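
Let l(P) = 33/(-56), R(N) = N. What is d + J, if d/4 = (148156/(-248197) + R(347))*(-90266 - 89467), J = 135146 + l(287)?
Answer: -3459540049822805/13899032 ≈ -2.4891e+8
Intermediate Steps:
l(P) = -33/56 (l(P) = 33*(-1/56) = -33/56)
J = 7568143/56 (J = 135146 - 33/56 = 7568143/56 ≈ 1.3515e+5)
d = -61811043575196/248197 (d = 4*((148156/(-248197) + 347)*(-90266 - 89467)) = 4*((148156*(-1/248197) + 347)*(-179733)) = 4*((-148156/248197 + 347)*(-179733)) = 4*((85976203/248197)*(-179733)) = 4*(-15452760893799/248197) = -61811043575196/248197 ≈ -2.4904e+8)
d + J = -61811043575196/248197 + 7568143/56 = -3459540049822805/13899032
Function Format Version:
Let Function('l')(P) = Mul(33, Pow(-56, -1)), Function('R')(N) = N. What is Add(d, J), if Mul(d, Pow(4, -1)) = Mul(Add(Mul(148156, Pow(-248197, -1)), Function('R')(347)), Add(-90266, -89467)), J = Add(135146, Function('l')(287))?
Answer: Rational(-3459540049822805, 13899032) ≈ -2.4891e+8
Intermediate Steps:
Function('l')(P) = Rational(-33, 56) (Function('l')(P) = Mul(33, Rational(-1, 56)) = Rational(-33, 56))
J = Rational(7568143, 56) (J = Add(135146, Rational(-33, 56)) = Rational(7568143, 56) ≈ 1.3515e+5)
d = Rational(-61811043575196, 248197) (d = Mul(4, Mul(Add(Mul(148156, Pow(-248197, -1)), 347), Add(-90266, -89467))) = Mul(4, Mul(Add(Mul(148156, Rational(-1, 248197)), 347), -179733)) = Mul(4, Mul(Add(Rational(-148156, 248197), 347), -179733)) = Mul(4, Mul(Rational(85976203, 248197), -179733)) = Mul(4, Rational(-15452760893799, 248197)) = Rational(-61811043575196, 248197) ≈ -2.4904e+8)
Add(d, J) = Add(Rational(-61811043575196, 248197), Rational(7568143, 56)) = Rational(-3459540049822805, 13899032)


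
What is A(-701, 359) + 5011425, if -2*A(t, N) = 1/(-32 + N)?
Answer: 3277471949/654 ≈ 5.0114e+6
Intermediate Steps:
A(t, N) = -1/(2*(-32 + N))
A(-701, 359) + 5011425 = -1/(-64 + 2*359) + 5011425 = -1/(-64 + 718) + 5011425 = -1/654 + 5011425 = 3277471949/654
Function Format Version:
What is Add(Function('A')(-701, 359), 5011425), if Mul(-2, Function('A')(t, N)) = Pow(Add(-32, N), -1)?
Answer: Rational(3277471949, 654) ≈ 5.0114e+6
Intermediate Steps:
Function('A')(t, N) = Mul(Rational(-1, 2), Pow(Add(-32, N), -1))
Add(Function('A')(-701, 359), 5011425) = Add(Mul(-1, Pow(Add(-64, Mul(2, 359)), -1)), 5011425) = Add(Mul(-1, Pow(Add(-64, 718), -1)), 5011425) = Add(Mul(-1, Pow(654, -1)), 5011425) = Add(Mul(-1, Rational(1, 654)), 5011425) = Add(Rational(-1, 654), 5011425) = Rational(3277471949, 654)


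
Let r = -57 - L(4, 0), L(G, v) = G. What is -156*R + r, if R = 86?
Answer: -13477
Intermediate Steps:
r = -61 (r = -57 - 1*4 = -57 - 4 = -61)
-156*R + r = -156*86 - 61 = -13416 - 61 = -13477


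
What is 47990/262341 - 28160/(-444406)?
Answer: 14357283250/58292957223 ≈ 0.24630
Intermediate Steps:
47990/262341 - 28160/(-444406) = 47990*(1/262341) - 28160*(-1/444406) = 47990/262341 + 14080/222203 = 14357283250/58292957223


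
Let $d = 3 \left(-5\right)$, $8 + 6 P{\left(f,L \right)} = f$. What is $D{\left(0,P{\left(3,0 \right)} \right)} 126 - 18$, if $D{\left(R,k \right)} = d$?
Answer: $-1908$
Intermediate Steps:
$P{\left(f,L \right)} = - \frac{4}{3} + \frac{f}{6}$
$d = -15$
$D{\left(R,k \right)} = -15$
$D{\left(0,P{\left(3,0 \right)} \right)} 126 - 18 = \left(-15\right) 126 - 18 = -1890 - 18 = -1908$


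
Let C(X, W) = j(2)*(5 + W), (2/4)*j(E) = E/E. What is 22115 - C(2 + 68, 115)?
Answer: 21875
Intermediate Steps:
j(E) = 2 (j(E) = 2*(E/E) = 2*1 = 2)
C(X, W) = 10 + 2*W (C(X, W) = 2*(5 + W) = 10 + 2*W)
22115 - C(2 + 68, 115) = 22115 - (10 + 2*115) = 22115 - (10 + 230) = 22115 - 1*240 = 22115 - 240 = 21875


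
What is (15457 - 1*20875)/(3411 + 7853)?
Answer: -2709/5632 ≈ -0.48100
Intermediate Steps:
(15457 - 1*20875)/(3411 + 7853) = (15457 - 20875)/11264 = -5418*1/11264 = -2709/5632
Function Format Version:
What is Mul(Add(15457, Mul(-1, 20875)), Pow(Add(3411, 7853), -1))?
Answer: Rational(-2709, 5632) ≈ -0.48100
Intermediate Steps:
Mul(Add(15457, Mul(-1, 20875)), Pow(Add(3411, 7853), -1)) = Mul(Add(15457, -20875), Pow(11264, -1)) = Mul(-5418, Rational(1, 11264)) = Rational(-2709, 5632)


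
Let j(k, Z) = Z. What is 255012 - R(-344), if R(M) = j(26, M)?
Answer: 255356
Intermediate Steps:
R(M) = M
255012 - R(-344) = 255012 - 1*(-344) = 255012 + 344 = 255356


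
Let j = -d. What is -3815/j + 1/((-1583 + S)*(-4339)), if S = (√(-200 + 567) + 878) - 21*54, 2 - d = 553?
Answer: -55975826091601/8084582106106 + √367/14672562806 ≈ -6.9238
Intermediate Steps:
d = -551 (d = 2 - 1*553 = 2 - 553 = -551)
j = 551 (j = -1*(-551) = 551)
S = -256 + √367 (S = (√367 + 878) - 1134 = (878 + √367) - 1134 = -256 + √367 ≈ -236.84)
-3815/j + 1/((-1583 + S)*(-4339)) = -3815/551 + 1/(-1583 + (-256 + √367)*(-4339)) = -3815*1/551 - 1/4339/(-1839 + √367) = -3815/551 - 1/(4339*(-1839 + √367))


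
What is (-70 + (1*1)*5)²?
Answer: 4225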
· · · · ·
## Your task
Return exactly the lines that run from the top of the listing above to the line containing "Answer: -3459540049822805/13899032 ≈", please, keeping both end lines and leaving out everything else.

## Task answer
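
Let l(P) = 33/(-56), R(N) = N. What is d + J, if d/4 = (148156/(-248197) + R(347))*(-90266 - 89467), J = 135146 + l(287)?
Answer: -3459540049822805/13899032 ≈ -2.4891e+8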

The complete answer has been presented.